* [DATA TO EXAMINE]:

┌────────

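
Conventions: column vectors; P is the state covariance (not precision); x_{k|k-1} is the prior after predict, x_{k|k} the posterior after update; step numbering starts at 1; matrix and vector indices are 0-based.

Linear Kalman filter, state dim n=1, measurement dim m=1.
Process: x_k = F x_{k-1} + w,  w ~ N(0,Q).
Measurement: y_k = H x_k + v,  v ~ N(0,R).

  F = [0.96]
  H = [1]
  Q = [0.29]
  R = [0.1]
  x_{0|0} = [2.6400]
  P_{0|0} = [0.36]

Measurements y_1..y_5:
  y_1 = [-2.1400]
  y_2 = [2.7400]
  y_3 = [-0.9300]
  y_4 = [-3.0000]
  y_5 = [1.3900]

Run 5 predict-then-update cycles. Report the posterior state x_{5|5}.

x_post = [0.5861]

step 1: x^-=[2.5344]  P^-=[0.6218]  S=[0.7218]  K=[0.8615]  nu=[-4.6744]  x^+=[-1.4924]  P^+=[0.0861]
step 2: x^-=[-1.4327]  P^-=[0.3694]  S=[0.4694]  K=[0.7870]  nu=[4.1727]  x^+=[1.8510]  P^+=[0.0787]
step 3: x^-=[1.7770]  P^-=[0.3625]  S=[0.4625]  K=[0.7838]  nu=[-2.7070]  x^+=[-0.3447]  P^+=[0.0784]
step 4: x^-=[-0.3309]  P^-=[0.3622]  S=[0.4622]  K=[0.7837]  nu=[-2.6691]  x^+=[-2.4226]  P^+=[0.0784]
step 5: x^-=[-2.3257]  P^-=[0.3622]  S=[0.4622]  K=[0.7837]  nu=[3.7157]  x^+=[0.5861]  P^+=[0.0784]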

└────────

* [WORK REQUIRED]:
Please transcribe word for word the lines from the line with "y_4 = [-3.0000]" to the end of the material, both ends included.

* [OUTPUT OF THE EXERCISE]:
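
  y_4 = [-3.0000]
  y_5 = [1.3900]

Run 5 predict-then-update cycles. Report the posterior state x_{5|5}.

x_post = [0.5861]

step 1: x^-=[2.5344]  P^-=[0.6218]  S=[0.7218]  K=[0.8615]  nu=[-4.6744]  x^+=[-1.4924]  P^+=[0.0861]
step 2: x^-=[-1.4327]  P^-=[0.3694]  S=[0.4694]  K=[0.7870]  nu=[4.1727]  x^+=[1.8510]  P^+=[0.0787]
step 3: x^-=[1.7770]  P^-=[0.3625]  S=[0.4625]  K=[0.7838]  nu=[-2.7070]  x^+=[-0.3447]  P^+=[0.0784]
step 4: x^-=[-0.3309]  P^-=[0.3622]  S=[0.4622]  K=[0.7837]  nu=[-2.6691]  x^+=[-2.4226]  P^+=[0.0784]
step 5: x^-=[-2.3257]  P^-=[0.3622]  S=[0.4622]  K=[0.7837]  nu=[3.7157]  x^+=[0.5861]  P^+=[0.0784]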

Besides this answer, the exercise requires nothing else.